In the records that come next, find every line with "descends". Return those lines.

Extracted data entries
***

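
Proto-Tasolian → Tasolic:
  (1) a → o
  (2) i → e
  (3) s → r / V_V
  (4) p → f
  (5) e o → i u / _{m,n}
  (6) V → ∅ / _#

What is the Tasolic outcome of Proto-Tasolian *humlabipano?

humlobefun

Tasolic: *humlabipano
  humlabipano → humlobipono   [vowel merger]
  humlobipono → humlobepono   [vowel merger]
  humlobepono (rule 3 does not apply)
  humlobepono → humlobefono   [unconditioned shift]
  humlobefono → humlobefuno   [pre-nasal raising]
  humlobefuno → humlobefun   [apocope]
  giving Tasolic humlobefun.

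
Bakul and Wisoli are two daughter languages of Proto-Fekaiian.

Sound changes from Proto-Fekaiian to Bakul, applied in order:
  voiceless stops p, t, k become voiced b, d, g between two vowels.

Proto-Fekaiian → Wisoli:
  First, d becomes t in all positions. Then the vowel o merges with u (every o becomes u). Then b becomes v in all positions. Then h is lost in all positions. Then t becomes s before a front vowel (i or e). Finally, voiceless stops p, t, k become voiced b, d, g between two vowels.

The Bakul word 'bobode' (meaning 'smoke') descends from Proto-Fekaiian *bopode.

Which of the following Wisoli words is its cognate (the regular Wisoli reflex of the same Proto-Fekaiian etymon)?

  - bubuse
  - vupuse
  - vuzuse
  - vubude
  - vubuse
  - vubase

Wisoli: start from *bopode.
  rule 1 (unconditioned shift): bopode → bopote
  rule 2 (vowel merger): bopote → bupute
  rule 3 (unconditioned shift): bupute → vupute
  rule 4: no change — vupute
  rule 5 (palatalisation): vupute → vupuse
  rule 6 (intervocalic voicing): vupuse → vubuse
  ⇒ Wisoli vubuse
The other candidates each miss or misapply at least one Wisoli change.

vubuse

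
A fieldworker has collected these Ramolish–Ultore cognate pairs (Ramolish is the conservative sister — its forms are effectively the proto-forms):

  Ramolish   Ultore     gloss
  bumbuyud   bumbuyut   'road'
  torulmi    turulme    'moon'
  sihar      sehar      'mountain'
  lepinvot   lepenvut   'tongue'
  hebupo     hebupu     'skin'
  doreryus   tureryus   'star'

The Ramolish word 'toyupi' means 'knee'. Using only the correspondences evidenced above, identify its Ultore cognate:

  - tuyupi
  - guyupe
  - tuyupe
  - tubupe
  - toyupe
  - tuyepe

lepinvot ~ lepenvut — Ramolish o corresponds to Ultore u after a consonant, before a consonant other than r, m, n, p, b, f, v.
torulmi ~ turulme — Ramolish i corresponds to Ultore e word-finally.
Applying these to Ramolish 'toyupi':
  toyupi → tuyupi   (o→u after a consonant, before a consonant other than r, m, n, p, b, f, v)
  tuyupi → tuyupe   (i→e word-finally)
So the Ultore cognate is 'tuyupe'.

tuyupe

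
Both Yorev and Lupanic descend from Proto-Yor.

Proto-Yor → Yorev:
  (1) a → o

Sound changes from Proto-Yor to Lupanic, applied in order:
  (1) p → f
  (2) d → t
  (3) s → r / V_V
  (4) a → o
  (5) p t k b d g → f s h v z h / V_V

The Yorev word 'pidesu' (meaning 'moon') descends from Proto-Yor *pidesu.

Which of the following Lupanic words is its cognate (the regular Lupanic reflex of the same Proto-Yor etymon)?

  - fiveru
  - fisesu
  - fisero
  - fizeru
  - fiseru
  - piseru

fiseru

Lupanic: *pidesu > fidesu > fitesu > fiteru > fiseru  (by unconditioned shift, unconditioned shift, rhotacism, intervocalic lenition)
Among the options, 'fiseru' alone shows every Lupanic change applied in order.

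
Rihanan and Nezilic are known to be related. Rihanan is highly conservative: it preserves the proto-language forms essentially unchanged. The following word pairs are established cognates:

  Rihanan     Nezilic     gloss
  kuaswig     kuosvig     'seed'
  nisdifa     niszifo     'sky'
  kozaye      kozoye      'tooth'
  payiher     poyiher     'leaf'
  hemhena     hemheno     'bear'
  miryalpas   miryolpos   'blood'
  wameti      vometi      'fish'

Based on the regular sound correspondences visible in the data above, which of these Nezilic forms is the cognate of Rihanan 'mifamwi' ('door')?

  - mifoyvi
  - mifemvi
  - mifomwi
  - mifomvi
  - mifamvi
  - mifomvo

mifomvi

wameti ~ vometi — Rihanan a corresponds to Nezilic o after a consonant, before a nasal.
kuaswig ~ kuosvig — Rihanan w corresponds to Nezilic v after a consonant, before a front vowel.
Applying these to Rihanan 'mifamwi':
  mifamwi → mifomwi   (a→o after a consonant, before a nasal)
  mifomwi → mifomvi   (w→v after a consonant, before a front vowel)
So the Nezilic cognate is 'mifomvi'.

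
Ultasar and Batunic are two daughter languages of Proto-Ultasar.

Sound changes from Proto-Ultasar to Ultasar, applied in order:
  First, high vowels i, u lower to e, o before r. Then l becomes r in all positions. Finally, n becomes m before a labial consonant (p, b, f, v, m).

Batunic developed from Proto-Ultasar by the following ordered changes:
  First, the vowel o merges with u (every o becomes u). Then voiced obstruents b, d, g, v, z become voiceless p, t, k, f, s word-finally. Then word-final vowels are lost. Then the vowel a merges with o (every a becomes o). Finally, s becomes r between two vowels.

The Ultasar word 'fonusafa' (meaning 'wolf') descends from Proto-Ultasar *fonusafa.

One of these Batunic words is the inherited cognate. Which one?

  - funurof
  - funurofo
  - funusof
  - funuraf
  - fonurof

Batunic: *fonusafa
  fonusafa → funusafa   [vowel merger]
  funusafa (rule 2 does not apply)
  funusafa → funusaf   [apocope]
  funusaf → funusof   [vowel merger]
  funusof → funurof   [rhotacism]
  giving Batunic funurof.
Among the options, 'funurof' alone shows every Batunic change applied in order.

funurof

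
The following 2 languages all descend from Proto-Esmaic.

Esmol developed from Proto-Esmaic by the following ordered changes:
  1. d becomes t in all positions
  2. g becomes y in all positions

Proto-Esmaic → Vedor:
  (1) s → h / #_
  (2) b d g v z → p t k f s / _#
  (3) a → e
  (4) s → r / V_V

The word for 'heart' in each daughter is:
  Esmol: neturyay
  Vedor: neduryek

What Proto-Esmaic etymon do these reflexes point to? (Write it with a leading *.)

*neduryag

Position 7: Esmol has a, Vedor has e. Esmol preserves a here (none of its changes turn any other segment into a), so the proto-segment is *a.
Position 3: Esmol has t, Vedor has d. Vedor preserves d here (none of its changes turn any other segment into d), so the proto-segment is *d.
Verify the candidate proto-form against each daughter:
Esmol: *neduryag
  neduryag → neturyag   [unconditioned shift]
  neturyag → neturyay   [unconditioned shift]
  giving Esmol neturyay.
Vedor: *neduryag > neduryak > neduryek  (by final devoicing, vowel merger)
No other proto-form is consistent with every reflex, so the reconstruction is *neduryag.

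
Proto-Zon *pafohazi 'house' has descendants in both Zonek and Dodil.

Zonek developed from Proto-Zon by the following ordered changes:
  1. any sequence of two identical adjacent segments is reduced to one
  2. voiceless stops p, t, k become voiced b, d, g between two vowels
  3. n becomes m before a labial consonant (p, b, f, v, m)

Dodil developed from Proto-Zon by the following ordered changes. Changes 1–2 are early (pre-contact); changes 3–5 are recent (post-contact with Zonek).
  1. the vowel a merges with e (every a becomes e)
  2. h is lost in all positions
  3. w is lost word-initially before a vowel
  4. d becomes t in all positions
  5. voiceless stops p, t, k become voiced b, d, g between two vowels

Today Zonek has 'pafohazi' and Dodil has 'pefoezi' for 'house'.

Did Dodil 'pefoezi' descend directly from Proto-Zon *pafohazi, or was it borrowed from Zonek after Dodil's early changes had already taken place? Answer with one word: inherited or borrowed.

If inherited, *pafohazi would pass through all of Dodil's changes:
Dodil: start from *pafohazi.
  rule 1 (vowel merger): pafohazi → pefohezi
  rule 2 (h-loss): pefohezi → pefoezi
  rule 3: no change — pefoezi
  rule 4: no change — pefoezi
  rule 5: no change — pefoezi
  ⇒ Dodil pefoezi
If borrowed from Zonek 'pafohazi' after the early changes, it would undergo only the recent ones:
  rule 3 (glide loss): no change (pafohazi)
  rule 4 (unconditioned shift): no change (pafohazi)
  rule 5 (intervocalic voicing): no change (pafohazi)
  ⇒ as a loan: pafohazi
Dodil 'pefoezi' matches the inherited outcome exactly, so it is an inherited cognate, not a loan.

inherited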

***

**Solution for this problem:**
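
The Bakul word 'bobode' (meaning 'smoke') descends from Proto-Fekaiian *bopode.
The Yorev word 'pidesu' (meaning 'moon') descends from Proto-Yor *pidesu.
The Ultasar word 'fonusafa' (meaning 'wolf') descends from Proto-Ultasar *fonusafa.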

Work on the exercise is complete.